[Provided information — start]

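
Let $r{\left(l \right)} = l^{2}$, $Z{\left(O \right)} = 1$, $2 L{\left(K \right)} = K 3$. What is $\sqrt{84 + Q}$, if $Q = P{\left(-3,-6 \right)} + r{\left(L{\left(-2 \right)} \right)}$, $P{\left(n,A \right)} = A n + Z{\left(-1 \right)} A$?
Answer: $\sqrt{105} \approx 10.247$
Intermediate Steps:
$L{\left(K \right)} = \frac{3 K}{2}$ ($L{\left(K \right)} = \frac{K 3}{2} = \frac{3 K}{2}$)
$P{\left(n,A \right)} = A + A n$ ($P{\left(n,A \right)} = A n + 1 A = A n + A = A + A n$)
$Q = 21$ ($Q = - 6 \left(1 - 3\right) + \left(\frac{3}{2} \left(-2\right)\right)^{2} = \left(-6\right) \left(-2\right) + \left(-3\right)^{2} = 12 + 9 = 21$)
$\sqrt{84 + Q} = \sqrt{84 + 21} = \sqrt{105}$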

[Provided information — finish]

● Exercise aim
Transcribe each entry. Leave nothing out.

● Written answer
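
Let $r{\left(l \right)} = l^{2}$, $Z{\left(O \right)} = 1$, $2 L{\left(K \right)} = K 3$. What is $\sqrt{84 + Q}$, if $Q = P{\left(-3,-6 \right)} + r{\left(L{\left(-2 \right)} \right)}$, $P{\left(n,A \right)} = A n + Z{\left(-1 \right)} A$?
Answer: $\sqrt{105} \approx 10.247$
Intermediate Steps:
$L{\left(K \right)} = \frac{3 K}{2}$ ($L{\left(K \right)} = \frac{K 3}{2} = \frac{3 K}{2}$)
$P{\left(n,A \right)} = A + A n$ ($P{\left(n,A \right)} = A n + 1 A = A n + A = A + A n$)
$Q = 21$ ($Q = - 6 \left(1 - 3\right) + \left(\frac{3}{2} \left(-2\right)\right)^{2} = \left(-6\right) \left(-2\right) + \left(-3\right)^{2} = 12 + 9 = 21$)
$\sqrt{84 + Q} = \sqrt{84 + 21} = \sqrt{105}$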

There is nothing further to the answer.